### TASK MATERIAL
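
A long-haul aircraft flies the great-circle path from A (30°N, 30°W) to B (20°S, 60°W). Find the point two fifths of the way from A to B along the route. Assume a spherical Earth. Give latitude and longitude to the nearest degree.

≈ (10°N, 43°W)

The haversine formula gives a central angle δ ≈ 1.008 rad (57.7°) between the endpoints.
Interpolate at f = 2/5 with slerp weights a = sin((1−f)δ)/sin δ ≈ 0.672, b = sin(fδ)/sin δ ≈ 0.464.
p = a·p₁ + b·p₂ ≈ (0.722, -0.669, 0.177); φ = arcsin(p_z) ≈ 10.22°, λ = atan2(p_y, p_x) ≈ -42.80°.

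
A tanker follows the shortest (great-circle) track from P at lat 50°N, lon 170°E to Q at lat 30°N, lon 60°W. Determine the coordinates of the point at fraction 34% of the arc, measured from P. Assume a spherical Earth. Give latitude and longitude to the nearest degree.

From cos δ = sin φ₁ sin φ₂ + cos φ₁ cos φ₂ cos Δλ, the central angle is δ ≈ 1.546 rad (88.6°).
Interpolate at f = 0.34 with slerp weights a = sin((1−f)δ)/sin δ ≈ 0.852, b = sin(fδ)/sin δ ≈ 0.502.
p = a·p₁ + b·p₂ ≈ (-0.322, -0.281, 0.904); φ = arcsin(p_z) ≈ 64.68°, λ = atan2(p_y, p_x) ≈ -138.90°.

≈ lat 65°N, lon 139°W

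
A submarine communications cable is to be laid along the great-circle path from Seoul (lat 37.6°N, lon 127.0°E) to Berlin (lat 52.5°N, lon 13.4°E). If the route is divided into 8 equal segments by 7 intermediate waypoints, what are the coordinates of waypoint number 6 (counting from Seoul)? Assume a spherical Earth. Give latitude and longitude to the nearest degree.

Write both endpoints as unit vectors p₁, p₂ with components (cos φ cos λ, cos φ sin λ, sin φ).
The central angle between the endpoints is δ = arccos(p₁·p₂) ≈ 1.276 rad (73.1°).
Interpolate at f = 6/8 with slerp weights a = sin((1−f)δ)/sin δ ≈ 0.328, b = sin(fδ)/sin δ ≈ 0.854.
p = a·p₁ + b·p₂ ≈ (0.350, 0.328, 0.878); φ = arcsin(p_z) ≈ 61.36°, λ = atan2(p_y, p_x) ≈ 43.16°.

≈ lat 61°N, lon 43°E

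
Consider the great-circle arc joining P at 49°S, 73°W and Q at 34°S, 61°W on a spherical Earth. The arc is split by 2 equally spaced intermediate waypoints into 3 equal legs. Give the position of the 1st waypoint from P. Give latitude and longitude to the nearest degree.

Convert each endpoint to a unit vector on the sphere (x = cos φ cos λ, y = cos φ sin λ, z = sin φ).
The central angle between the endpoints is δ = arccos(p₁·p₂) ≈ 0.304 rad (17.4°).
Interpolate at f = 1/3 with slerp weights a = sin((1−f)δ)/sin δ ≈ 0.672, b = sin(fδ)/sin δ ≈ 0.338.
p = a·p₁ + b·p₂ ≈ (0.265, -0.667, -0.696); φ = arcsin(p_z) ≈ -44.14°, λ = atan2(p_y, p_x) ≈ -68.34°.

≈ 44°S, 68°W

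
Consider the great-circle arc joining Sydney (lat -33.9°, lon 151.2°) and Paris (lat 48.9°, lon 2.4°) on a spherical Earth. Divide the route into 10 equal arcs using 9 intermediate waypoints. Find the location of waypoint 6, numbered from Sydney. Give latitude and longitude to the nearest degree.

≈ lat 35°, lon 87°

Write both endpoints as unit vectors p₁, p₂ with components (cos φ cos λ, cos φ sin λ, sin φ).
The central angle between the endpoints is δ = arccos(p₁·p₂) ≈ 2.662 rad (152.5°).
Interpolate at f = 6/10 with slerp weights a = sin((1−f)δ)/sin δ ≈ 1.894, b = sin(fδ)/sin δ ≈ 2.165.
p = a·p₁ + b·p₂ ≈ (0.044, 0.817, 0.575); φ = arcsin(p_z) ≈ 35.10°, λ = atan2(p_y, p_x) ≈ 86.90°.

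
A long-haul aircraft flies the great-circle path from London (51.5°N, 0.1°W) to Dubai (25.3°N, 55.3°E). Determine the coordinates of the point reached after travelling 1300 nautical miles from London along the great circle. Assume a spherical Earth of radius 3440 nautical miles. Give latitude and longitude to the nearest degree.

≈ 43°N, 30°E

The haversine formula gives a central angle δ ≈ 0.858 rad (49.2°) between the endpoints. The total great-circle distance is δ·R ≈ 0.858 × 3440 ≈ 2951 nmi, so the target fraction is f = 1300/2951 ≈ 0.441.
Interpolate at f ≈ 0.441 with slerp weights a = sin((1−f)δ)/sin δ ≈ 0.610, b = sin(fδ)/sin δ ≈ 0.488.
p = a·p₁ + b·p₂ ≈ (0.631, 0.362, 0.686); φ = arcsin(p_z) ≈ 43.33°, λ = atan2(p_y, p_x) ≈ 29.83°.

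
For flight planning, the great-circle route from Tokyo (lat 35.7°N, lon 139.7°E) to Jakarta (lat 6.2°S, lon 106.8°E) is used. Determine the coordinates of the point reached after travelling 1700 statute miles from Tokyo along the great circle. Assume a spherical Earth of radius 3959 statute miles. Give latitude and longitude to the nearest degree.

≈ lat 17°N, lon 122°E

Write both endpoints as unit vectors p₁, p₂ with components (cos φ cos λ, cos φ sin λ, sin φ).
The central angle between the endpoints is δ = arccos(p₁·p₂) ≈ 0.909 rad (52.1°). The total great-circle distance is δ·R ≈ 0.909 × 3959 ≈ 3597 mi, so the target fraction is f = 1700/3597 ≈ 0.473.
Interpolate at f ≈ 0.473 with slerp weights a = sin((1−f)δ)/sin δ ≈ 0.585, b = sin(fδ)/sin δ ≈ 0.528.
p = a·p₁ + b·p₂ ≈ (-0.514, 0.809, 0.284); φ = arcsin(p_z) ≈ 16.51°, λ = atan2(p_y, p_x) ≈ 122.40°.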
######
## ASSIGNMENT
None of the records may be left out; each is to be restated exactly.

## EXERCISE RESULT
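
A long-haul aircraft flies the great-circle path from A (30°N, 30°W) to B (20°S, 60°W). Find the point two fifths of the way from A to B along the route. Assume a spherical Earth. Give latitude and longitude to the nearest degree.

≈ (10°N, 43°W)

The haversine formula gives a central angle δ ≈ 1.008 rad (57.7°) between the endpoints.
Interpolate at f = 2/5 with slerp weights a = sin((1−f)δ)/sin δ ≈ 0.672, b = sin(fδ)/sin δ ≈ 0.464.
p = a·p₁ + b·p₂ ≈ (0.722, -0.669, 0.177); φ = arcsin(p_z) ≈ 10.22°, λ = atan2(p_y, p_x) ≈ -42.80°.

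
A tanker follows the shortest (great-circle) track from P at lat 50°N, lon 170°E to Q at lat 30°N, lon 60°W. Determine the coordinates of the point at fraction 34% of the arc, measured from P. Assume a spherical Earth. Give latitude and longitude to the nearest degree.

From cos δ = sin φ₁ sin φ₂ + cos φ₁ cos φ₂ cos Δλ, the central angle is δ ≈ 1.546 rad (88.6°).
Interpolate at f = 0.34 with slerp weights a = sin((1−f)δ)/sin δ ≈ 0.852, b = sin(fδ)/sin δ ≈ 0.502.
p = a·p₁ + b·p₂ ≈ (-0.322, -0.281, 0.904); φ = arcsin(p_z) ≈ 64.68°, λ = atan2(p_y, p_x) ≈ -138.90°.

≈ lat 65°N, lon 139°W

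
A submarine communications cable is to be laid along the great-circle path from Seoul (lat 37.6°N, lon 127.0°E) to Berlin (lat 52.5°N, lon 13.4°E). If the route is divided into 8 equal segments by 7 intermediate waypoints, what are the coordinates of waypoint number 6 (counting from Seoul)? Assume a spherical Earth. Give latitude and longitude to the nearest degree.

Write both endpoints as unit vectors p₁, p₂ with components (cos φ cos λ, cos φ sin λ, sin φ).
The central angle between the endpoints is δ = arccos(p₁·p₂) ≈ 1.276 rad (73.1°).
Interpolate at f = 6/8 with slerp weights a = sin((1−f)δ)/sin δ ≈ 0.328, b = sin(fδ)/sin δ ≈ 0.854.
p = a·p₁ + b·p₂ ≈ (0.350, 0.328, 0.878); φ = arcsin(p_z) ≈ 61.36°, λ = atan2(p_y, p_x) ≈ 43.16°.

≈ lat 61°N, lon 43°E

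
Consider the great-circle arc joining P at 49°S, 73°W and Q at 34°S, 61°W on a spherical Earth. The arc is split by 2 equally spaced intermediate waypoints into 3 equal legs. Give the position of the 1st waypoint from P. Give latitude and longitude to the nearest degree.

Convert each endpoint to a unit vector on the sphere (x = cos φ cos λ, y = cos φ sin λ, z = sin φ).
The central angle between the endpoints is δ = arccos(p₁·p₂) ≈ 0.304 rad (17.4°).
Interpolate at f = 1/3 with slerp weights a = sin((1−f)δ)/sin δ ≈ 0.672, b = sin(fδ)/sin δ ≈ 0.338.
p = a·p₁ + b·p₂ ≈ (0.265, -0.667, -0.696); φ = arcsin(p_z) ≈ -44.14°, λ = atan2(p_y, p_x) ≈ -68.34°.

≈ 44°S, 68°W

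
Consider the great-circle arc joining Sydney (lat -33.9°, lon 151.2°) and Paris (lat 48.9°, lon 2.4°) on a spherical Earth. Divide the route into 10 equal arcs using 9 intermediate waypoints. Find the location of waypoint 6, numbered from Sydney. Give latitude and longitude to the nearest degree.

≈ lat 35°, lon 87°

Write both endpoints as unit vectors p₁, p₂ with components (cos φ cos λ, cos φ sin λ, sin φ).
The central angle between the endpoints is δ = arccos(p₁·p₂) ≈ 2.662 rad (152.5°).
Interpolate at f = 6/10 with slerp weights a = sin((1−f)δ)/sin δ ≈ 1.894, b = sin(fδ)/sin δ ≈ 2.165.
p = a·p₁ + b·p₂ ≈ (0.044, 0.817, 0.575); φ = arcsin(p_z) ≈ 35.10°, λ = atan2(p_y, p_x) ≈ 86.90°.

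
A long-haul aircraft flies the great-circle path from London (51.5°N, 0.1°W) to Dubai (25.3°N, 55.3°E). Determine the coordinates of the point reached after travelling 1300 nautical miles from London along the great circle. Assume a spherical Earth of radius 3440 nautical miles. Give latitude and longitude to the nearest degree.

≈ 43°N, 30°E

The haversine formula gives a central angle δ ≈ 0.858 rad (49.2°) between the endpoints. The total great-circle distance is δ·R ≈ 0.858 × 3440 ≈ 2951 nmi, so the target fraction is f = 1300/2951 ≈ 0.441.
Interpolate at f ≈ 0.441 with slerp weights a = sin((1−f)δ)/sin δ ≈ 0.610, b = sin(fδ)/sin δ ≈ 0.488.
p = a·p₁ + b·p₂ ≈ (0.631, 0.362, 0.686); φ = arcsin(p_z) ≈ 43.33°, λ = atan2(p_y, p_x) ≈ 29.83°.

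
For flight planning, the great-circle route from Tokyo (lat 35.7°N, lon 139.7°E) to Jakarta (lat 6.2°S, lon 106.8°E) is used. Determine the coordinates of the point reached after travelling 1700 statute miles from Tokyo along the great circle. Assume a spherical Earth of radius 3959 statute miles. Give latitude and longitude to the nearest degree.

≈ lat 17°N, lon 122°E

Write both endpoints as unit vectors p₁, p₂ with components (cos φ cos λ, cos φ sin λ, sin φ).
The central angle between the endpoints is δ = arccos(p₁·p₂) ≈ 0.909 rad (52.1°). The total great-circle distance is δ·R ≈ 0.909 × 3959 ≈ 3597 mi, so the target fraction is f = 1700/3597 ≈ 0.473.
Interpolate at f ≈ 0.473 with slerp weights a = sin((1−f)δ)/sin δ ≈ 0.585, b = sin(fδ)/sin δ ≈ 0.528.
p = a·p₁ + b·p₂ ≈ (-0.514, 0.809, 0.284); φ = arcsin(p_z) ≈ 16.51°, λ = atan2(p_y, p_x) ≈ 122.40°.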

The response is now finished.